START Data for review

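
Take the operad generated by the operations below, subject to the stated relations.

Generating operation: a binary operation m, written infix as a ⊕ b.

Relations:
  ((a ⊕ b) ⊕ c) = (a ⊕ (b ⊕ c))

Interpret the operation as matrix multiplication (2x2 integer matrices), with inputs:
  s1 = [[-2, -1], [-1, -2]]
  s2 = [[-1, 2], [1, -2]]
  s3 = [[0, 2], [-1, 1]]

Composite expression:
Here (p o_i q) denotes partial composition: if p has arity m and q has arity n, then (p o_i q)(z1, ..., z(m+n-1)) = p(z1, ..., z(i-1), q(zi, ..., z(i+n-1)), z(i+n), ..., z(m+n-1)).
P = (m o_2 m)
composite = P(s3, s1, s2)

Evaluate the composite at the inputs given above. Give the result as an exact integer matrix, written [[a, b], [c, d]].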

END Data for review

Directions
Retype each record in full, please.

Solution for this task
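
Take the operad generated by the operations below, subject to the stated relations.

Generating operation: a binary operation m, written infix as a ⊕ b.

Relations:
  ((a ⊕ b) ⊕ c) = (a ⊕ (b ⊕ c))

Interpret the operation as matrix multiplication (2x2 integer matrices), with inputs:
  s1 = [[-2, -1], [-1, -2]]
  s2 = [[-1, 2], [1, -2]]
  s3 = [[0, 2], [-1, 1]]

Composite expression:
Here (p o_i q) denotes partial composition: if p has arity m and q has arity n, then (p o_i q)(z1, ..., z(m+n-1)) = p(z1, ..., z(i-1), q(zi, ..., z(i+n-1)), z(i+n), ..., z(m+n-1)).
P = (m o_2 m)
composite = P(s3, s1, s2)

Evaluate the composite at the inputs given above. Give the result as an exact integer matrix, written [[a, b], [c, d]].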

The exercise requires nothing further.